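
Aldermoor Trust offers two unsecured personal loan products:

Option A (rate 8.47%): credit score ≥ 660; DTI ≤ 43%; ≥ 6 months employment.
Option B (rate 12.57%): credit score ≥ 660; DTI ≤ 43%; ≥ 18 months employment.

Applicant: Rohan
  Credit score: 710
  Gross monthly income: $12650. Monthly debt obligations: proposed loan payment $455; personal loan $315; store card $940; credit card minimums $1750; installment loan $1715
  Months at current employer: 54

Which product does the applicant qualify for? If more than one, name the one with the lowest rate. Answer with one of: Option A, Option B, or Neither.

Option A

Total debts = (455 + 315 + 940 + 1,750 + 1,715) = 5,175; DTI = 5,175/12,650 = 40.9%.
Option A: score 710 ≥ 660; DTI 40.9% ≤ 43%; employment 54 ≥ 6 mo → qualifies.
Option B: score 710 ≥ 660; DTI 40.9% ≤ 43%; employment 54 ≥ 18 mo → qualifies.
Qualifying: Option A, Option B. Lowest rate is 8.47% → Option A.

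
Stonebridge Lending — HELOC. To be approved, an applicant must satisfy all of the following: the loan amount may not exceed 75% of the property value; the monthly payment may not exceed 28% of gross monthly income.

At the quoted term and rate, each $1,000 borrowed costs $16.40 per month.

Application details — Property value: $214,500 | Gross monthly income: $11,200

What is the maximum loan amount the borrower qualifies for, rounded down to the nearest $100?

$160,800

Payment cap: 28% × $11,200 = $3,136/month.
At $16.40 per $1,000, that supports 3,136/16.40 × 1,000 ≈ $191,219 → $191,200.
LTV cap: 75% × $214,500 = $160,875 → $160,800.
Binding constraint: loan-to-value.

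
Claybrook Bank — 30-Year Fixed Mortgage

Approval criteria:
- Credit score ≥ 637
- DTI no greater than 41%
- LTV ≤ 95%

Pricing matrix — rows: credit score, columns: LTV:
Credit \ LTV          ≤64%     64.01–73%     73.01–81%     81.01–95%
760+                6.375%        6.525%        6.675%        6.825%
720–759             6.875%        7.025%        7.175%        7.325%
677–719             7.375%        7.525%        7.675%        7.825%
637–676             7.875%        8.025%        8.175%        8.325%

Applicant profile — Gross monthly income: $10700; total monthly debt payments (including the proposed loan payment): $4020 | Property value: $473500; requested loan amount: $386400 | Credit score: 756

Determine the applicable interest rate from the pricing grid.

Credit score 756 ≥ 637; Debt-to-income = 4,020/10,700 = 37.6% — meets 41% limit
Loan-to-value = 386,400/473,500 = 81.6% — pass (95% max)
Credit 756 → row 720–759; LTV 81.6% → column 81.01–95%. Grid cell → 7.325%.

7.325%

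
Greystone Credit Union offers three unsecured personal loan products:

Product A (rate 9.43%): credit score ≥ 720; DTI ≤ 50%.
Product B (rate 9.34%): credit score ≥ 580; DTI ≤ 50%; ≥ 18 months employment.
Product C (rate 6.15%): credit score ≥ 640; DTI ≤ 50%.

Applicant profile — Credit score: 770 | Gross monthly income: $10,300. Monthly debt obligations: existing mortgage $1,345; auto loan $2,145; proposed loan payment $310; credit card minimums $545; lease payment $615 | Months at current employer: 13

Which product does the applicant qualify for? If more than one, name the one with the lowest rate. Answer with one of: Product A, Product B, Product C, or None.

Product C

Total debts = (1,345 + 2,145 + 310 + 545 + 615) = 4,960; DTI = 4,960/10,300 = 48.2%.
Product A: score 770 ≥ 720; DTI 48.2% ≤ 50% → qualifies.
Product B: score 770 ≥ 580; DTI 48.2% ≤ 50%; employment 13 < 18 mo → does not qualify.
Product C: score 770 ≥ 640; DTI 48.2% ≤ 50% → qualifies.
Qualifying: Product A, Product C. Lowest rate is 6.15% → Product C.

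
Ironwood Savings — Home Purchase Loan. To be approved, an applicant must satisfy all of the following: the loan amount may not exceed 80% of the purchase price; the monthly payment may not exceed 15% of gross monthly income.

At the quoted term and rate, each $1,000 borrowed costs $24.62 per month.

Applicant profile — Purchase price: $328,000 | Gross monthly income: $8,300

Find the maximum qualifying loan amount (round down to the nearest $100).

Payment cap: 15% × $8,300 = $1,245/month.
At $24.62 per $1,000, that supports 1,245/24.62 × 1,000 ≈ $50,568 → $50,500.
LTV cap: 80% × $328,000 = $262,400 → $262,400.
Binding constraint: payment-to-income.

$50,500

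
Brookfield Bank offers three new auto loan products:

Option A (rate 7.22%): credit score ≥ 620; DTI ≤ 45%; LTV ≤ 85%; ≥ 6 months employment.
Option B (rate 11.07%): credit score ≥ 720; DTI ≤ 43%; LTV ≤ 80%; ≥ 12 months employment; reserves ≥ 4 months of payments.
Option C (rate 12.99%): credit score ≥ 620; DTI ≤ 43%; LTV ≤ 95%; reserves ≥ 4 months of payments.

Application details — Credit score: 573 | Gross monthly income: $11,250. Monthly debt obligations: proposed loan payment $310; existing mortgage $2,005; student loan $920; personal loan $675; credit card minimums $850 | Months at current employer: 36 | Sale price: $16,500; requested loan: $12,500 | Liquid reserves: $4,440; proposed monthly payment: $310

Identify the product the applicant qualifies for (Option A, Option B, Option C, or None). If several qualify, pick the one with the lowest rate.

None

Total debts = (310 + 2,005 + 920 + 675 + 850) = 4,760; DTI = 4,760/11,250 = 42.3%.
LTV = 12,500/16,500 = 75.8%.
Reserves = 4,440/310 = 14.3 months.
Option A: score 573 < 620; DTI 42.3% ≤ 45%; LTV 75.8% ≤ 85%; employment 36 ≥ 6 mo → does not qualify.
Option B: score 573 < 720; DTI 42.3% ≤ 43%; LTV 75.8% ≤ 80%; employment 36 ≥ 12 mo; reserves 14.3 ≥ 4 mo → does not qualify.
Option C: score 573 < 620; DTI 42.3% ≤ 43%; LTV 75.8% ≤ 95%; reserves 14.3 ≥ 4 mo → does not qualify.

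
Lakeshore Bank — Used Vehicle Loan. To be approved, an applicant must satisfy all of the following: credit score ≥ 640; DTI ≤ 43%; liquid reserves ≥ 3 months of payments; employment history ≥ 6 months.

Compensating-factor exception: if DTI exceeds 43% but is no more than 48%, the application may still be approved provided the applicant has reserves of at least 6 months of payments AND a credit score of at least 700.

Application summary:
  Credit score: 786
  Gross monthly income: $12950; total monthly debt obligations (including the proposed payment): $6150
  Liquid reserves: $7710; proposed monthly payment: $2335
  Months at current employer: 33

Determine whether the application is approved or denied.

Denied

Credit score 786 ≥ 640 (meets base)
DTI: 6,150 ÷ 12,950 = 47.5%, over the 43% base limit.
Reserves: 7,710 ÷ 2,335 = 3.3 months (meets 3-month minimum)
Employment 33 ≥ 6 months
DTI 47.5% is within the 43%–48% exception band; checking compensating factors.
Override check — reserves: 3.3 mo (short of 6); score: 786 (ok).
Compensating-factor requirement not fully met.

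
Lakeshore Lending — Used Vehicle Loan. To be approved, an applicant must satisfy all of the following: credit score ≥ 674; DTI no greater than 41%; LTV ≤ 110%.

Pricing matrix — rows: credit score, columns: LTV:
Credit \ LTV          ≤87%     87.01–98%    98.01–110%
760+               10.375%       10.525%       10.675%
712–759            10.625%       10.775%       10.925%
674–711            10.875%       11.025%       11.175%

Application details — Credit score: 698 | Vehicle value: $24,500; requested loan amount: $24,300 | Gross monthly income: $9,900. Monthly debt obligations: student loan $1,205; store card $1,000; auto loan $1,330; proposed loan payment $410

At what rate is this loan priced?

Credit score 698 ≥ 674; Total monthly debts = (1,205 + 1,000 + 1,330 + 410) = 3,945. DTI = 3,945/9,900 = 39.8% ≤ 41%
LTV: 24,300 ÷ 24,500 = 99.2%, within 110% cap
Row: 698 falls in 674–711. Column: 99.2% falls in 98.01–110%. Rate = 11.175%.

11.175%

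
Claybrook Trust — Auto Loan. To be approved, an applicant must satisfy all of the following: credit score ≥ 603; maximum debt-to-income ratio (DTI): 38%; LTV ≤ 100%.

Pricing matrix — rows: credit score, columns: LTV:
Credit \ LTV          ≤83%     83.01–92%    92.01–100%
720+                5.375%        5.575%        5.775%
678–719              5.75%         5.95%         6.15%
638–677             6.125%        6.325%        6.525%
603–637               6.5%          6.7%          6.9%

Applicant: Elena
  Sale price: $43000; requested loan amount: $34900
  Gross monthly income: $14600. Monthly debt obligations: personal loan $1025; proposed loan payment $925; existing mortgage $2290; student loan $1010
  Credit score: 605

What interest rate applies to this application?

6.5%

Credit score 605 ≥ 603; Total monthly debts = (1,025 + 925 + 2,290 + 1,010) = 5,250. Debt-to-income = 5,250/14,600 = 36% — meets 38% limit
LTV = 34,900/43,000 = 81.2% ≤ 100%
Row: 605 falls in 603–637. Column: 81.2% falls in ≤83%. Rate = 6.5%.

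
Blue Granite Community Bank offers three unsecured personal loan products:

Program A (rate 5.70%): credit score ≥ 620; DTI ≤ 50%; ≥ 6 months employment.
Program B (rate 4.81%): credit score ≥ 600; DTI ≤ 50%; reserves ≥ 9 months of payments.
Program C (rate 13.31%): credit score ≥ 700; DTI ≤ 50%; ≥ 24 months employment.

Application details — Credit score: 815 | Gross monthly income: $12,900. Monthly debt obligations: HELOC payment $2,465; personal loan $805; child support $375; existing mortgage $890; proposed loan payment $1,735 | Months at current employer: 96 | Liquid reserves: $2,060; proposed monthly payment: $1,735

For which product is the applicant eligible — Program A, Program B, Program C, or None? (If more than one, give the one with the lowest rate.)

Program A

Total debts = (2,465 + 805 + 375 + 890 + 1,735) = 6,270; DTI = 6,270/12,900 = 48.6%.
Reserves = 2,060/1,735 = 1.2 months.
Program A: score 815 ≥ 620; DTI 48.6% ≤ 50%; employment 96 ≥ 6 mo → qualifies.
Program B: score 815 ≥ 600; DTI 48.6% ≤ 50%; reserves 1.2 < 9 mo → does not qualify.
Program C: score 815 ≥ 700; DTI 48.6% ≤ 50%; employment 96 ≥ 24 mo → qualifies.
Qualifying: Program A, Program C. Lowest rate is 5.70% → Program A.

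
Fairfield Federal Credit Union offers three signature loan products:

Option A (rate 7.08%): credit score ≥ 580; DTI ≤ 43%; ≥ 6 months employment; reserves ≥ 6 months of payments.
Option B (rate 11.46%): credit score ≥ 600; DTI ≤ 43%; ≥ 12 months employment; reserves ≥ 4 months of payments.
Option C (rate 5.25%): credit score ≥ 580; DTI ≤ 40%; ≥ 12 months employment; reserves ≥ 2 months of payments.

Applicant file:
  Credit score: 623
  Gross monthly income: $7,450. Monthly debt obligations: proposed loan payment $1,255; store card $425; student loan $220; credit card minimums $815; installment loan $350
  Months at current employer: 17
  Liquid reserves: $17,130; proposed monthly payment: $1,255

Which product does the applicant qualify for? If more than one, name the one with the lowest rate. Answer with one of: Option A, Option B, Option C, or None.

Option A

Total debts = (1,255 + 425 + 220 + 815 + 350) = 3,065; DTI = 3,065/7,450 = 41.1%.
Reserves = 17,130/1,255 = 13.6 months.
Option A: score 623 ≥ 580; DTI 41.1% ≤ 43%; employment 17 ≥ 6 mo; reserves 13.6 ≥ 6 mo → qualifies.
Option B: score 623 ≥ 600; DTI 41.1% ≤ 43%; employment 17 ≥ 12 mo; reserves 13.6 ≥ 4 mo → qualifies.
Option C: score 623 ≥ 580; DTI 41.1% > 40%; employment 17 ≥ 12 mo; reserves 13.6 ≥ 2 mo → does not qualify.
Qualifying: Option A, Option B. Lowest rate is 7.08% → Option A.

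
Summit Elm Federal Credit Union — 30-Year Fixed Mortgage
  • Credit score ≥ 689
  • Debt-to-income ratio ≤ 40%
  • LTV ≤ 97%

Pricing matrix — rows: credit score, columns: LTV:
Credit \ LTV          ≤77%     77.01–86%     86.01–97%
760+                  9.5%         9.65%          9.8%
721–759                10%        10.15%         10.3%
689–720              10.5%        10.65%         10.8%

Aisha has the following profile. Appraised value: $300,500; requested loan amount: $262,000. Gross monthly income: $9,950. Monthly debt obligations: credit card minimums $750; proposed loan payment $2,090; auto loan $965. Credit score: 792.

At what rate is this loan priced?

9.8%

Credit score 792 ≥ 689; Total monthly debts = (750 + 2,090 + 965) = 3,805. DTI: 3,805 ÷ 9,950 = 38.2%, within the 40% cap
LTV: 262,000 ÷ 300,500 = 87.2%, within 97% cap
Score 792 is in the 760+ band; LTV 87.2% is in the 86.01–97% band → 9.8%.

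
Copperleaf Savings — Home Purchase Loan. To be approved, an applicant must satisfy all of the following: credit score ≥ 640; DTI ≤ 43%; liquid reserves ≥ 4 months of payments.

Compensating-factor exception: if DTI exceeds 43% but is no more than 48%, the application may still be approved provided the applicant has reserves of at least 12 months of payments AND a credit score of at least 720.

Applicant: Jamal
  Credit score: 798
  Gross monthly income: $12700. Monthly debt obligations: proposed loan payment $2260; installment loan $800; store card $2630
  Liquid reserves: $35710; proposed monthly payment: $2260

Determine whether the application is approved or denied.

Approved

Credit score 798 ≥ 640 (meets base)
Total debts = (2,260 + 800 + 2,630) = 5,690. DTI: 5,690 ÷ 12,700 = 44.8%, over the 43% base limit.
Reserves: 35,710 ÷ 2,260 = 15.8 months (meets 4-month minimum)
44.8% falls in the override range (43%–48%), so the compensating-factor test applies.
Override check — reserves: 15.8 mo (ok); score: 798 (ok).
Both override conditions satisfied; DTI exception granted.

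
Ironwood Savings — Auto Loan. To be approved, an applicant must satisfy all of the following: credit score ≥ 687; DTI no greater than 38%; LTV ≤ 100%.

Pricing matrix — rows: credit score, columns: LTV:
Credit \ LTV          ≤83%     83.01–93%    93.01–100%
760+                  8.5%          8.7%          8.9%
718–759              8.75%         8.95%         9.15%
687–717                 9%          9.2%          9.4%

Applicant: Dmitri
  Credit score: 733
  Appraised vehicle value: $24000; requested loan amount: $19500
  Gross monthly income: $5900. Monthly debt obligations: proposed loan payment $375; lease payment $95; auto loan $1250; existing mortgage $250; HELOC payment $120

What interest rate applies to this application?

Credit score 733 ≥ 687; Total monthly debts = (375 + 95 + 1,250 + 250 + 120) = 2,090. DTI: 2,090 ÷ 5,900 = 35.4%, within the 38% cap
LTV = 19,500/24,000 = 81.2% ≤ 100%
Row: 733 falls in 718–759. Column: 81.2% falls in ≤83%. Rate = 8.75%.

8.75%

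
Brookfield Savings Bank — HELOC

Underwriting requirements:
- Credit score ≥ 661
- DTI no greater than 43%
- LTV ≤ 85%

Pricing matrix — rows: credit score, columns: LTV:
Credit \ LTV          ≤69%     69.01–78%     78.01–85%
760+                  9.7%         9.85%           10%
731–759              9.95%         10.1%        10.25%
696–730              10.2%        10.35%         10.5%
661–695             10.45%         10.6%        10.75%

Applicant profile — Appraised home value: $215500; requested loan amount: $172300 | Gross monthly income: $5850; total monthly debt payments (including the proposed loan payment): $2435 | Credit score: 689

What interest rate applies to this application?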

· · · · ·

ACTIVITY:
Return all lines from the data that include the string "Fixed".

SOLUTION TO THIS PROBLEM:
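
Claybrook Bank — 30-Year Fixed Mortgage
Summit Elm Federal Credit Union — 30-Year Fixed Mortgage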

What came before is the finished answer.